[Dataset entries]
++++++++

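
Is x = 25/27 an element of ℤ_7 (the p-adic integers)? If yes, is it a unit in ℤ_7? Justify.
x ∈ ℤ_7^× (unit); v_7(x) = 0

ℤ_7 = {x ∈ ℚ_7 : v_7(x) ≥ 0} and ℤ_7^× = {x ∈ ℤ_7 : v_7(x) = 0}. Here v_7(25/27) = v_7(num) − v_7(den) = 0; compare against these criteria.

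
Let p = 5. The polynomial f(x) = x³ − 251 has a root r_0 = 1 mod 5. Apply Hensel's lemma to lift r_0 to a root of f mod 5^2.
r_1 = 1 (mod 25)

Hensel: r_{i+1} = r_i − f(r_i)/f′(r_i) mod 5^{i+2}, where f′(x) = 3x². Iterate:
  r_0 = 1 (mod 5)
  r_1 = 1 (mod 25)
Final: r = 1 with f(r) ≡ 0 mod 5^2.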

++++++++

» **Problem requirements**
What is needed is an exact copy of all the data above.

» **Reply**
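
Is x = 25/27 an element of ℤ_7 (the p-adic integers)? If yes, is it a unit in ℤ_7? Justify.
x ∈ ℤ_7^× (unit); v_7(x) = 0

ℤ_7 = {x ∈ ℚ_7 : v_7(x) ≥ 0} and ℤ_7^× = {x ∈ ℤ_7 : v_7(x) = 0}. Here v_7(25/27) = v_7(num) − v_7(den) = 0; compare against these criteria.

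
Let p = 5. The polynomial f(x) = x³ − 251 has a root r_0 = 1 mod 5. Apply Hensel's lemma to lift r_0 to a root of f mod 5^2.
r_1 = 1 (mod 25)

Hensel: r_{i+1} = r_i − f(r_i)/f′(r_i) mod 5^{i+2}, where f′(x) = 3x². Iterate:
  r_0 = 1 (mod 5)
  r_1 = 1 (mod 25)
Final: r = 1 with f(r) ≡ 0 mod 5^2.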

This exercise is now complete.